**Assigned task**
Where a line of the entries below includes the string "Compose", count it. Give only the resulting number.

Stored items
============================================================

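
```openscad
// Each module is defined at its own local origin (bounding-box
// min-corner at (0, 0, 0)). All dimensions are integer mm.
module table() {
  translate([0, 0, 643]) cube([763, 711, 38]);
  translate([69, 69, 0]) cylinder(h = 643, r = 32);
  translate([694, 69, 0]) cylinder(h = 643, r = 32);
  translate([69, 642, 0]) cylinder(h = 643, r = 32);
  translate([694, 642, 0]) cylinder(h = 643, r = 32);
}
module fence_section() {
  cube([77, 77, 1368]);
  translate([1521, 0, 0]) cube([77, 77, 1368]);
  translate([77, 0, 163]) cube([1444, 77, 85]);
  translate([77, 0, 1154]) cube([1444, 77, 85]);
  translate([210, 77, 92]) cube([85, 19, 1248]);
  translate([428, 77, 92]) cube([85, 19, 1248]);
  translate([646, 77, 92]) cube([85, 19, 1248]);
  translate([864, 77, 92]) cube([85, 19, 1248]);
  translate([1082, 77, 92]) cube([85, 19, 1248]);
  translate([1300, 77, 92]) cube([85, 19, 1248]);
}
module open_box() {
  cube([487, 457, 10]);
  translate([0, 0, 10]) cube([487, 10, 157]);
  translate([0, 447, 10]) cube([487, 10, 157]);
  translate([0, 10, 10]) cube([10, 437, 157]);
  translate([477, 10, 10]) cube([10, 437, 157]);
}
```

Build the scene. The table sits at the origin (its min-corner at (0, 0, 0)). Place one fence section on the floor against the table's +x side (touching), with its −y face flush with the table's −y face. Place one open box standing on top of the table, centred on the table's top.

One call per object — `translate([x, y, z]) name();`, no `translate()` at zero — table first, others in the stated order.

table();
translate([763, 0, 0]) fence_section();
translate([138, 127, 681]) open_box();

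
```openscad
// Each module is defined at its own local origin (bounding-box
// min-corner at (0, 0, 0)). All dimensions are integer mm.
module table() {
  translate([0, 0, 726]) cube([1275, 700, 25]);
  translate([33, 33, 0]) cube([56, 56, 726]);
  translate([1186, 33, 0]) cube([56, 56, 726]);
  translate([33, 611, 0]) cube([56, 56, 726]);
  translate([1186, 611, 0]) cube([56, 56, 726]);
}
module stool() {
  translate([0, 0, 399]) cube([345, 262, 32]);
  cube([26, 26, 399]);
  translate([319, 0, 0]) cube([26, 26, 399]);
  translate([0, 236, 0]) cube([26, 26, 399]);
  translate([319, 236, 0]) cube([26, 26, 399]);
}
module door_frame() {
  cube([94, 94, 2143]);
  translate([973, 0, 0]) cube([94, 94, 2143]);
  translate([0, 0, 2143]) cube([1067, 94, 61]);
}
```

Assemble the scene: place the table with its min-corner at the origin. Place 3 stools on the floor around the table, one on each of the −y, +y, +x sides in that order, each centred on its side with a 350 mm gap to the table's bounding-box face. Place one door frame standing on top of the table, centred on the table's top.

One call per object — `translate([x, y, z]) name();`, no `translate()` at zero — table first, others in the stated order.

table();
translate([465, -612, 0]) stool();
translate([465, 1050, 0]) stool();
translate([1625, 219, 0]) stool();
translate([104, 303, 751]) door_frame();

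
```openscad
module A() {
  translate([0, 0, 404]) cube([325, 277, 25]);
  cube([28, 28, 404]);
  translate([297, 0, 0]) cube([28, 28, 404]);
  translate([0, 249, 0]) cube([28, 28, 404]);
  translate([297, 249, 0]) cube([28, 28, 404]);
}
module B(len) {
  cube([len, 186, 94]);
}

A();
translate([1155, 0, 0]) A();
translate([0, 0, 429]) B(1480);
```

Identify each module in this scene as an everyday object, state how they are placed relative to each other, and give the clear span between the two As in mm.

Second stool starts at x = 1155; first ends at x = 325; clear span = 1155 − 325 = 830 mm.

A is a stool. B is a beam. A beam spans the tops of two stools. The clear span between the two stools is 830 mm.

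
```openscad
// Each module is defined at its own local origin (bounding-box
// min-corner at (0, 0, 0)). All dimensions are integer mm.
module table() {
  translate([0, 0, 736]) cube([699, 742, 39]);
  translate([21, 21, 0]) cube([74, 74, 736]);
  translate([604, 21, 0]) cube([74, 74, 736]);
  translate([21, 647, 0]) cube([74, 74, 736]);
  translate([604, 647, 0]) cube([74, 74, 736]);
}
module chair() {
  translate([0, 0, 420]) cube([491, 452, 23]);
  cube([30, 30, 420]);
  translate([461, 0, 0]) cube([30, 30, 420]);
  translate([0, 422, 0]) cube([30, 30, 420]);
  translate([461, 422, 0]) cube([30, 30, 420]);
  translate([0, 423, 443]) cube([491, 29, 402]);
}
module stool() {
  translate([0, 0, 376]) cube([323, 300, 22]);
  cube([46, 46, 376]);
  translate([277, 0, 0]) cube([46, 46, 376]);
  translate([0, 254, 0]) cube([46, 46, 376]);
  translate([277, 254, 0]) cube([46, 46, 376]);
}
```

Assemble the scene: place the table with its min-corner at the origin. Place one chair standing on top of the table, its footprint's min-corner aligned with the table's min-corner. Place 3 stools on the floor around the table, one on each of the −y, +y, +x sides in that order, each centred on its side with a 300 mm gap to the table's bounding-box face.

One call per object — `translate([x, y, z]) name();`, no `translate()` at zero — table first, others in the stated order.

table();
translate([0, 0, 775]) chair();
translate([188, -600, 0]) stool();
translate([188, 1042, 0]) stool();
translate([999, 221, 0]) stool();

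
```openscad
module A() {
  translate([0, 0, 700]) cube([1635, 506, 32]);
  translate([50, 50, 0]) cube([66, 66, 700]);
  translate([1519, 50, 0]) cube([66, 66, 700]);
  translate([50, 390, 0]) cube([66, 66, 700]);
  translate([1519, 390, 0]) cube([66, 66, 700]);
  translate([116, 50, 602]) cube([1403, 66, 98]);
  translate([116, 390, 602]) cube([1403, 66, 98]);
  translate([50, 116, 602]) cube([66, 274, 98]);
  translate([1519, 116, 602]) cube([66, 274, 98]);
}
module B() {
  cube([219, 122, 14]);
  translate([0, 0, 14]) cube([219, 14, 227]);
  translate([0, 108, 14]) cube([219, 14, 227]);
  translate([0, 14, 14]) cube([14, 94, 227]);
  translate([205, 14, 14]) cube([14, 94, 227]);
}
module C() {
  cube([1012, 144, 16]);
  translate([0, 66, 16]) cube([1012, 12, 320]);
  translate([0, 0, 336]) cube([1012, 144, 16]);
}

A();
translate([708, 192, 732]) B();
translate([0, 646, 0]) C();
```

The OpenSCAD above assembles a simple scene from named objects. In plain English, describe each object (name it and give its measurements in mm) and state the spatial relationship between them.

A is a table with a 1635×506 mm rectangular top, 32 mm thick, top surface at z = 732 mm, supported by four 66×66 mm square legs, each inset 50 mm from the nearest pair of top edges, running from the floor. Four apron rails, 66 mm thick and 98 mm tall, run between adjacent legs with their top edges flush with the underside of the top and their outer faces flush with the legs' outer faces.

B is an open-topped rectangular box: outside dimensions 219×122×241 mm, with a uniform wall and base thickness of 14 mm. The base is a full 219×122 slab on the floor; four walls sit on top of the base. The front and back walls (the −y and +y sides) span the full width; the two side walls fit between them.

C is an I-beam lying along x, 1012 mm long. Overall section height 352 mm. Two flanges 144 mm wide (y) and 16 mm thick, one on the floor and one at the top; a web 12 mm thick runs between them, centred on the flange width.

The open box is on top of the table, centred. The I-beam is on the floor beside the table on its +y side.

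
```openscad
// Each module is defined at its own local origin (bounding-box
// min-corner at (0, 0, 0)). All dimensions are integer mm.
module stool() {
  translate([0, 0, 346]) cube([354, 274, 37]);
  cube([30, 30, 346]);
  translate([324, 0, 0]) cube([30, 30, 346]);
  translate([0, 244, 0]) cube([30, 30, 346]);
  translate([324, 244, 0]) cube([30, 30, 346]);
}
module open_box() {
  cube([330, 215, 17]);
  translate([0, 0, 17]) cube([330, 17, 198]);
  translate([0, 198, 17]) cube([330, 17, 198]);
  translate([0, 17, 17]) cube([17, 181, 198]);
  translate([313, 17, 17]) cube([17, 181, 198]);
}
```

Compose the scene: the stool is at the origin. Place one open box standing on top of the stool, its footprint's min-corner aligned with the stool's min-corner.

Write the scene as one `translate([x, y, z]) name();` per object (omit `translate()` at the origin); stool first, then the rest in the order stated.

stool();
translate([0, 0, 383]) open_box();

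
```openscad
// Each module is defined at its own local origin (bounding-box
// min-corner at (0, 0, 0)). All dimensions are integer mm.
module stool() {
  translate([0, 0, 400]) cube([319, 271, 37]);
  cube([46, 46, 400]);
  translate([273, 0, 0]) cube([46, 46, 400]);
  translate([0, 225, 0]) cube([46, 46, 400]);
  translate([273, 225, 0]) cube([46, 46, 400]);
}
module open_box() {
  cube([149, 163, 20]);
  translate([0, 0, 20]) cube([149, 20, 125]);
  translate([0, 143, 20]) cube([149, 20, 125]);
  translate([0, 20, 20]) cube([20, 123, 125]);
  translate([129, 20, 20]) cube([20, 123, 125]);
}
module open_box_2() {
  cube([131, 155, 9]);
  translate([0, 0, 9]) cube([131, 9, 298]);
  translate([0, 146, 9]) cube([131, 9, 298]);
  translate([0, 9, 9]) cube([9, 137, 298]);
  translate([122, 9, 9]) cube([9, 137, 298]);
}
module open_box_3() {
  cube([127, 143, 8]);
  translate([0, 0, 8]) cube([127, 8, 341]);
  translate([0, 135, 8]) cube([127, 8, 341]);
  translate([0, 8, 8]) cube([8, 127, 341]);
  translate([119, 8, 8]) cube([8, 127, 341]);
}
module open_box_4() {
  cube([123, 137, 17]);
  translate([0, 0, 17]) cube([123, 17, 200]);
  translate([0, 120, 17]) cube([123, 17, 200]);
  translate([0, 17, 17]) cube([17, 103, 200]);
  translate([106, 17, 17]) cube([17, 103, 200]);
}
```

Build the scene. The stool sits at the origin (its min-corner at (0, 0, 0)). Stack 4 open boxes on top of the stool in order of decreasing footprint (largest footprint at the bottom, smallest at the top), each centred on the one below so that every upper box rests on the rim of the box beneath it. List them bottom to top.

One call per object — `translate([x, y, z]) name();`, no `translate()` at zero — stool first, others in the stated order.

stool();
translate([85, 54, 437]) open_box();
translate([94, 58, 582]) open_box_2();
translate([96, 64, 889]) open_box_3();
translate([98, 67, 1238]) open_box_4();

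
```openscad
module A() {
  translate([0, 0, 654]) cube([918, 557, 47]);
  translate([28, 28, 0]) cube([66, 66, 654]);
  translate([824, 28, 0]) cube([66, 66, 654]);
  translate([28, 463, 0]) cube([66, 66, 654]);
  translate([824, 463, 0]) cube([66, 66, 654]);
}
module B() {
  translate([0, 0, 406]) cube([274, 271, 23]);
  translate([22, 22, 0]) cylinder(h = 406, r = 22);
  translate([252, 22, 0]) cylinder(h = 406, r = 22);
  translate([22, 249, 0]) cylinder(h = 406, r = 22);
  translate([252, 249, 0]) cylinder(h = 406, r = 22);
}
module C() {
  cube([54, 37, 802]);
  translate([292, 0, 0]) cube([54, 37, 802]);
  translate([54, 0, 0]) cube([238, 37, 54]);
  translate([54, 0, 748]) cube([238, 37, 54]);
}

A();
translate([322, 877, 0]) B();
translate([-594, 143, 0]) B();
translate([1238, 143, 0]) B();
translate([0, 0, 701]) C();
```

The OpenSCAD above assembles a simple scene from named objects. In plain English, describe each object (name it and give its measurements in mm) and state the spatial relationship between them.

A is a table: top 918 mm (x) × 557 mm (y), 47 mm thick, upper face at z = 701 mm, on four 66×66 mm square legs, each inset 28 mm from the nearest pair of top edges, running from z = 0 to the bottom of the top.

B is a four-legged stool. The seat is 274×271 mm, 23 mm thick, top at z = 429 mm. It stands on four round legs, each 44 mm in diameter, from z = 0 to the seat underside, each leg's axis is inset half a diameter from the nearest pair of seat edges (so the leg's bounding box is flush with the corner).

C is a picture frame with a 238×694 mm rectangular opening (x by z) and a uniform 54 mm border on every side. Frame depth is 37 mm along y. It is built from two vertical stiles running the full outside height and two horizontal rails spanning the gap between the stiles.

Three stools sit around the table at the +y, −x, +x sides. The picture frame is on top of the table.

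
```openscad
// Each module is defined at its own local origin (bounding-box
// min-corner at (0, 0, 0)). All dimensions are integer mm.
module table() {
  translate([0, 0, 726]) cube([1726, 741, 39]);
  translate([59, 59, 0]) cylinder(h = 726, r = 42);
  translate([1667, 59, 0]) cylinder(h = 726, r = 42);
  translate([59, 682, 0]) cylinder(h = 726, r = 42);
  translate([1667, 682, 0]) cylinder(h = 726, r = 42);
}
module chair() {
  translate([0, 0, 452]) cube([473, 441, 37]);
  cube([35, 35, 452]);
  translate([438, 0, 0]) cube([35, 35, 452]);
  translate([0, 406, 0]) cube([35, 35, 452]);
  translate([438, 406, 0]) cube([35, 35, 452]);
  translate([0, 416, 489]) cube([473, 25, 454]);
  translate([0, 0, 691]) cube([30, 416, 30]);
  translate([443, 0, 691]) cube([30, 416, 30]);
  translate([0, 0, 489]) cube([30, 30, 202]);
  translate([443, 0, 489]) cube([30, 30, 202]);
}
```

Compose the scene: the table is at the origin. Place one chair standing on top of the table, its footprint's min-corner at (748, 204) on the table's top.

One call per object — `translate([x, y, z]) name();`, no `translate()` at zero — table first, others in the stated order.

table();
translate([748, 204, 765]) chair();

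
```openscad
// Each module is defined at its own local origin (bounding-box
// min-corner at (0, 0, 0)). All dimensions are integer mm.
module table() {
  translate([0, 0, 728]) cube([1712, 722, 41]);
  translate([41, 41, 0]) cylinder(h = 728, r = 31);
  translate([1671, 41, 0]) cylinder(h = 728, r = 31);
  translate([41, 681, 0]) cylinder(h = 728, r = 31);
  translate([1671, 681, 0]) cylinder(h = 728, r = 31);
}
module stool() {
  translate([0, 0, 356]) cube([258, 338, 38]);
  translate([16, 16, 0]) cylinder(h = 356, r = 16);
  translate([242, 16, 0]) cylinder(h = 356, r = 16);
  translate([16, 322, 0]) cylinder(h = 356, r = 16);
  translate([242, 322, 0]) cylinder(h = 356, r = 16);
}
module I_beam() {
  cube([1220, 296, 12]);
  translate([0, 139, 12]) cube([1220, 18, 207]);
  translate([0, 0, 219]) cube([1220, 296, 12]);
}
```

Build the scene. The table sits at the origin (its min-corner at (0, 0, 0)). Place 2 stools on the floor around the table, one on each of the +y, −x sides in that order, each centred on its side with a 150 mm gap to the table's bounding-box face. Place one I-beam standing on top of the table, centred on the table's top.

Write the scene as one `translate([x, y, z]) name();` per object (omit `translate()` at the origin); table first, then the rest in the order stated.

table();
translate([727, 872, 0]) stool();
translate([-408, 192, 0]) stool();
translate([246, 213, 769]) I_beam();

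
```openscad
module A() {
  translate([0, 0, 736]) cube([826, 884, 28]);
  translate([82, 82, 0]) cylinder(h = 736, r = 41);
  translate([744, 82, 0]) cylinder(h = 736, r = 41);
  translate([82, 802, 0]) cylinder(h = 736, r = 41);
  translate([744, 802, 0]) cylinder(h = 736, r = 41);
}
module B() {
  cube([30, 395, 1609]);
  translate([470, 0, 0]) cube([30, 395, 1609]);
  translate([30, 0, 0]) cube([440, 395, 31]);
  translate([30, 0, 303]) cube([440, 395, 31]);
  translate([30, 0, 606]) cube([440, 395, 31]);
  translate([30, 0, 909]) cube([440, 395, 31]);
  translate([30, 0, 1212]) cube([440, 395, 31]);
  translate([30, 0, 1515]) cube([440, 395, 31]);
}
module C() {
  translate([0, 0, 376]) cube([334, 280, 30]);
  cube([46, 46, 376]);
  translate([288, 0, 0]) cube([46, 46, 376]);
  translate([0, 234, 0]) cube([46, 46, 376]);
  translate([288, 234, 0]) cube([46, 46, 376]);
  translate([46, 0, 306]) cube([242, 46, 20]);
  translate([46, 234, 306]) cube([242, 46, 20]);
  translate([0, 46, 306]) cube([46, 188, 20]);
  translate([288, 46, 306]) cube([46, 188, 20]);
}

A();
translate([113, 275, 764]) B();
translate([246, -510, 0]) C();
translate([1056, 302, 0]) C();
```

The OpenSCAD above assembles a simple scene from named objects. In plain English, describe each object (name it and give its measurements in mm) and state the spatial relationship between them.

A is a table: top 826 mm (x) × 884 mm (y), 28 mm thick, upper face at z = 764 mm, on four round legs of 82 mm diameter, each leg's bounding box inset 41 mm from the nearest pair of top edges, running from z = 0 to the bottom of the top.

B is an open bookshelf. Two side panels, each 30 mm thick, 395 mm deep and 1609 mm tall, stand 500 mm apart (outside-to-outside). Between them sit 6 shelves, each 31 mm thick and 395 mm deep, spanning the full gap between the sides. The bottom shelf rests on the floor (its underside at z = 0) and the clear gap between one shelf's top and the next shelf's underside is 272 mm.

C is a four-legged stool. The seat is 334×280 mm, 30 mm thick, top at z = 406 mm. It stands on four square legs, each 46×46 mm in cross-section, from z = 0 to the seat underside, each flush with a corner of the seat. Four stretchers, 46 mm wide and 20 mm tall, connect adjacent legs with their undersides at z = 306 mm, each running between the inner faces of the legs it joins and aligned with the legs' outer faces on the other axis.

The bookshelf is on top of the table. Two stools sit around the table at the −y, +x sides.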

============================================================

**Result**
2